*TASK PROMPT*. Look through the records below for the line with "Below are some Pani" and the line with "What are the negative forms of *luda*, *buobeg*", then return those lines and all lines between, exactly.

+++ GIVEN ENTRIES +++

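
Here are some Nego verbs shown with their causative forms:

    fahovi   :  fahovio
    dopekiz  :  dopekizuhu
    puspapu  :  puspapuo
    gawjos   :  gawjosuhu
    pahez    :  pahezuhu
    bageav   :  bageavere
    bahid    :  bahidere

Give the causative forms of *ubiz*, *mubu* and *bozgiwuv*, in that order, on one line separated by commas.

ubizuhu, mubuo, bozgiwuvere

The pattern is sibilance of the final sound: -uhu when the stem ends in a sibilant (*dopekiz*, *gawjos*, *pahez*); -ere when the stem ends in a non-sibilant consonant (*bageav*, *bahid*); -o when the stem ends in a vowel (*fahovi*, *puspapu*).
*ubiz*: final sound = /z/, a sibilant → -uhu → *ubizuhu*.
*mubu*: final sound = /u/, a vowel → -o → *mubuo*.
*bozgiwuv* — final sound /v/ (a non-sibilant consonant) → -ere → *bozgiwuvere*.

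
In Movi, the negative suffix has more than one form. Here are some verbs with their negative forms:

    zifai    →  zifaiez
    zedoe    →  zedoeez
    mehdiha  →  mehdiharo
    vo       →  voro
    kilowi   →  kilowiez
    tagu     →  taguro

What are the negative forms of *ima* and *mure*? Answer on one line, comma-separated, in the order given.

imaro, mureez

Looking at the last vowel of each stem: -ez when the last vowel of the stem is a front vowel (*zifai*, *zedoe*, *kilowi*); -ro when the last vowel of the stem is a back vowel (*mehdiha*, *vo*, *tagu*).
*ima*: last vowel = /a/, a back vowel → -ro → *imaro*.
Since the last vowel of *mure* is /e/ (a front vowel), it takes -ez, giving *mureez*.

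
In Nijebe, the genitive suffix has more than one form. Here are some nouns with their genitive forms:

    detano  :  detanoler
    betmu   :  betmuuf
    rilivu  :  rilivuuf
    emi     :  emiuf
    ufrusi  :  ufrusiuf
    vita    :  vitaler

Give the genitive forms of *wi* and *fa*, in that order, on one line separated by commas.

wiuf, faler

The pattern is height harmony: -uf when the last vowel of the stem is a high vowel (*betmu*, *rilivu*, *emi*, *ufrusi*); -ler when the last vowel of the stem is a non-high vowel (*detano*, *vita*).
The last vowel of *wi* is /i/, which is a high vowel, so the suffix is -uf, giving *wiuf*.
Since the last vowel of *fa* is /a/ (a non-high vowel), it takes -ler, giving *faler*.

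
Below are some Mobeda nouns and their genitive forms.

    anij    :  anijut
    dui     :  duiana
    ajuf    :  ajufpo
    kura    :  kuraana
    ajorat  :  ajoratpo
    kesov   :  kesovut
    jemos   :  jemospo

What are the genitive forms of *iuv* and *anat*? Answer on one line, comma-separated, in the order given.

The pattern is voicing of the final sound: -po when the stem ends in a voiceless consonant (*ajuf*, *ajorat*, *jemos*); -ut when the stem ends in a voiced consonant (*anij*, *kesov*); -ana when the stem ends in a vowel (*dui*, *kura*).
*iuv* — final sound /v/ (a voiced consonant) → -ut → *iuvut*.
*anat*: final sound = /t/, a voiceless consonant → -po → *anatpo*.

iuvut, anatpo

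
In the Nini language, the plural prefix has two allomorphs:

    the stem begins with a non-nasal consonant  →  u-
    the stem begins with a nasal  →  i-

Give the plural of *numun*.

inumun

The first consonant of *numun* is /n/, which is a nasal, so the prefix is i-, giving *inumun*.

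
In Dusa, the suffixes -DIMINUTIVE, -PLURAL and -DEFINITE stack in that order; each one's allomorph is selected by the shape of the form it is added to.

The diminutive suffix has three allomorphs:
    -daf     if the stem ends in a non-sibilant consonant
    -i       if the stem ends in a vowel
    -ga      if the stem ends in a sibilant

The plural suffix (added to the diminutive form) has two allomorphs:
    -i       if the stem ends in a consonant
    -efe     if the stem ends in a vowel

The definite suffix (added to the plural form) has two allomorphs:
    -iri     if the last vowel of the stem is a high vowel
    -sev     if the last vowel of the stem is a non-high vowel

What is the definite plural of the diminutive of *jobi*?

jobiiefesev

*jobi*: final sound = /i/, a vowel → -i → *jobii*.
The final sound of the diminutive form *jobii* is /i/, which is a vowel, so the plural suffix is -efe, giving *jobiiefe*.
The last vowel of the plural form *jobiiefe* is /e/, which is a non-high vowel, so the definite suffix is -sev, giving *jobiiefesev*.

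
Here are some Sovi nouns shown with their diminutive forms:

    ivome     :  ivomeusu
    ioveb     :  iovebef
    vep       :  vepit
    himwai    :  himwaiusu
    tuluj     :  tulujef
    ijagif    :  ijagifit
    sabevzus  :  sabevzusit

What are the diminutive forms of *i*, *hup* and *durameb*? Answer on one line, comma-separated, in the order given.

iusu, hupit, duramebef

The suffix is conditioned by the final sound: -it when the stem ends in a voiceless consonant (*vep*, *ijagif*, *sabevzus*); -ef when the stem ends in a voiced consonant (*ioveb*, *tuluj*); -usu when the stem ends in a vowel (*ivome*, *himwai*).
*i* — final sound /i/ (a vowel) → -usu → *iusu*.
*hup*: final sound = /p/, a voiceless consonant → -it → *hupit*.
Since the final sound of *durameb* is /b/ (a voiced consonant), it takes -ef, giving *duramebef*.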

+++
+++ GIVEN ENTRIES +++

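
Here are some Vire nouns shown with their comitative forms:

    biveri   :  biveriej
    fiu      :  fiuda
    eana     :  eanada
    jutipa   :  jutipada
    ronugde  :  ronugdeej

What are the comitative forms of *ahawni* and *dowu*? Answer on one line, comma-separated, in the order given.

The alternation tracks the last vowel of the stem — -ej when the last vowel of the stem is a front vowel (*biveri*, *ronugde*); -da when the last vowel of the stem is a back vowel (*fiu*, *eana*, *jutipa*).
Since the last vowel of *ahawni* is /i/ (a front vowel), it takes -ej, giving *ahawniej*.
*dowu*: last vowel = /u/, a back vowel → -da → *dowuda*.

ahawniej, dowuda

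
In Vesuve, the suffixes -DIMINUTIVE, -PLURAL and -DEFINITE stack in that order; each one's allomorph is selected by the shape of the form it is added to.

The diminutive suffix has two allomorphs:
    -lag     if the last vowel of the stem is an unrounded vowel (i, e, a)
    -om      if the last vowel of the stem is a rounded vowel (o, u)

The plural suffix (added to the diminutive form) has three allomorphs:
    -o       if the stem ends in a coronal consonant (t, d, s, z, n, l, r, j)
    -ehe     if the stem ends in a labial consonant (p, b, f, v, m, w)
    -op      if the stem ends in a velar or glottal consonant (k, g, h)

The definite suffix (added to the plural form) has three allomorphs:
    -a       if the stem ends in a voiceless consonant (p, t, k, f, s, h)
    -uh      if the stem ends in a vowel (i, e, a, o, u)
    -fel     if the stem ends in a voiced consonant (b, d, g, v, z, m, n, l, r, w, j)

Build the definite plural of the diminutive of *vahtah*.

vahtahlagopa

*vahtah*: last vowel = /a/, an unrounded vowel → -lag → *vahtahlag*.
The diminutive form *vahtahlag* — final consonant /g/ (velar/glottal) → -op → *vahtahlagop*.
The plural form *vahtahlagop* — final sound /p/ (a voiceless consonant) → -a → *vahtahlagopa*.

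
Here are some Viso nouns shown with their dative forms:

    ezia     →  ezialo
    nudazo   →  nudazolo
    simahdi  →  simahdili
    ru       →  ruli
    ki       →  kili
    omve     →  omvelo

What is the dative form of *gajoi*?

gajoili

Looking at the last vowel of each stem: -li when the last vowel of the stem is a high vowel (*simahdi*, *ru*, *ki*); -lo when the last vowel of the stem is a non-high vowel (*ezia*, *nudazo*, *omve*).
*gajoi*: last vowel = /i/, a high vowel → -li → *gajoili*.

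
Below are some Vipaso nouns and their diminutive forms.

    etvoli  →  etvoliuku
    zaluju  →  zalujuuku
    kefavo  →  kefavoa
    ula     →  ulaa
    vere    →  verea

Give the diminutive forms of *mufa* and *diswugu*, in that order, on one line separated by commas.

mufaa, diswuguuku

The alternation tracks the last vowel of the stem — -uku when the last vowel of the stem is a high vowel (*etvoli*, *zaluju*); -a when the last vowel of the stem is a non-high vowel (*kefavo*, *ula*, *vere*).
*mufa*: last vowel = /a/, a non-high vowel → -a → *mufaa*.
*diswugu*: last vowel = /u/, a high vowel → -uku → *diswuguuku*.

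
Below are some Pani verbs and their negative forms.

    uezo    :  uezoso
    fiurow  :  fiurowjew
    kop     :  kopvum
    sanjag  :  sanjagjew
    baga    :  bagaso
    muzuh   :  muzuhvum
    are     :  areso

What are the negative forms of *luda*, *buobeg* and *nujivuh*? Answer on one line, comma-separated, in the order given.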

+++

*OUTPUT BELOW*.
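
Below are some Pani verbs and their negative forms.

    uezo    :  uezoso
    fiurow  :  fiurowjew
    kop     :  kopvum
    sanjag  :  sanjagjew
    baga    :  bagaso
    muzuh   :  muzuhvum
    are     :  areso

What are the negative forms of *luda*, *buobeg* and *nujivuh*? Answer on one line, comma-separated, in the order given.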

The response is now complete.